YOUR INSTRUCTIONS » From the data below, repeat exactly the lines from the line with "V3 = 40.4∠-117.6° V" to the line with "V2 = 143∠97.1° V", both included.

== == ==

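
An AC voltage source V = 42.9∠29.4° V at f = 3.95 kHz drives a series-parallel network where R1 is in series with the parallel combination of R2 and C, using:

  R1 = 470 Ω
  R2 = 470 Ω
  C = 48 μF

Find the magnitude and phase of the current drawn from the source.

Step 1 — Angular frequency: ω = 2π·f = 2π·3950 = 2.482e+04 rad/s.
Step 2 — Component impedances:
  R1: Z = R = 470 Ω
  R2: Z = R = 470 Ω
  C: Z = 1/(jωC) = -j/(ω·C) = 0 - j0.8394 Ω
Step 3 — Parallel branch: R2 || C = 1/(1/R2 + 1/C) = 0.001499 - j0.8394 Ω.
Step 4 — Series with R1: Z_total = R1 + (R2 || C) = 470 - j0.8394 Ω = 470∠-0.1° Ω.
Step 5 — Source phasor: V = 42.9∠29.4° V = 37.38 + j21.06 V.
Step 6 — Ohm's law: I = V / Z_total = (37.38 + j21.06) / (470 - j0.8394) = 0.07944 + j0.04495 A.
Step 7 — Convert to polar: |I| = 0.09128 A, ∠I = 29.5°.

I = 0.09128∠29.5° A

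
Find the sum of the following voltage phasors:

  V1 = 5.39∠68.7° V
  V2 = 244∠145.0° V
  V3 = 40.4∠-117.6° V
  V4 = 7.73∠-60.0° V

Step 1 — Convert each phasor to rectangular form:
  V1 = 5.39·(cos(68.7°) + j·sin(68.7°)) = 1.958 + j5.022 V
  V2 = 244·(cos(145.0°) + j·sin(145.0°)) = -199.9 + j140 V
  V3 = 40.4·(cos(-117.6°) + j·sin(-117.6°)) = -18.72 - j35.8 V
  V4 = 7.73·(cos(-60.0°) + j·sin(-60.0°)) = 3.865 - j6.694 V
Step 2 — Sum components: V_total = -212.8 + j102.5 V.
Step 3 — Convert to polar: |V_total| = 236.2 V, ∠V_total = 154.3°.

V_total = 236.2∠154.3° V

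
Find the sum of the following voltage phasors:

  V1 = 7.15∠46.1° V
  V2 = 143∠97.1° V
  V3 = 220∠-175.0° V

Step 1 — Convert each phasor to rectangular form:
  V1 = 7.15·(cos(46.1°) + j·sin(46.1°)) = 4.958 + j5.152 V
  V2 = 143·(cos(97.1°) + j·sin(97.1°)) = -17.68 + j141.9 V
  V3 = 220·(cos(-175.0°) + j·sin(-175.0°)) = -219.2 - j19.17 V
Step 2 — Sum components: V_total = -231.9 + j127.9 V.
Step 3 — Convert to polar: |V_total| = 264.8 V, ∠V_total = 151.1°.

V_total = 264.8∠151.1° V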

== == ==

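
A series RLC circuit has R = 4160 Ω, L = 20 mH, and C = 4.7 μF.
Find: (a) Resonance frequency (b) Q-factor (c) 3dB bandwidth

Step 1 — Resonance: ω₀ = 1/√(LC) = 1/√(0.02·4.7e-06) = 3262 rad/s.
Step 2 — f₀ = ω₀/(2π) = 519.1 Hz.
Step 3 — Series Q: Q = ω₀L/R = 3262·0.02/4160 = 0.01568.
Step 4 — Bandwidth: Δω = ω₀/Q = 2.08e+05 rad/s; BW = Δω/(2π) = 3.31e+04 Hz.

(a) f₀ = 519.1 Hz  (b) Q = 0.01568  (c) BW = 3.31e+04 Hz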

== == ==

SOLUTION TO THIS PROBLEM »
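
  V3 = 40.4∠-117.6° V
  V4 = 7.73∠-60.0° V

Step 1 — Convert each phasor to rectangular form:
  V1 = 5.39·(cos(68.7°) + j·sin(68.7°)) = 1.958 + j5.022 V
  V2 = 244·(cos(145.0°) + j·sin(145.0°)) = -199.9 + j140 V
  V3 = 40.4·(cos(-117.6°) + j·sin(-117.6°)) = -18.72 - j35.8 V
  V4 = 7.73·(cos(-60.0°) + j·sin(-60.0°)) = 3.865 - j6.694 V
Step 2 — Sum components: V_total = -212.8 + j102.5 V.
Step 3 — Convert to polar: |V_total| = 236.2 V, ∠V_total = 154.3°.

V_total = 236.2∠154.3° V

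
Find the sum of the following voltage phasors:

  V1 = 7.15∠46.1° V
  V2 = 143∠97.1° V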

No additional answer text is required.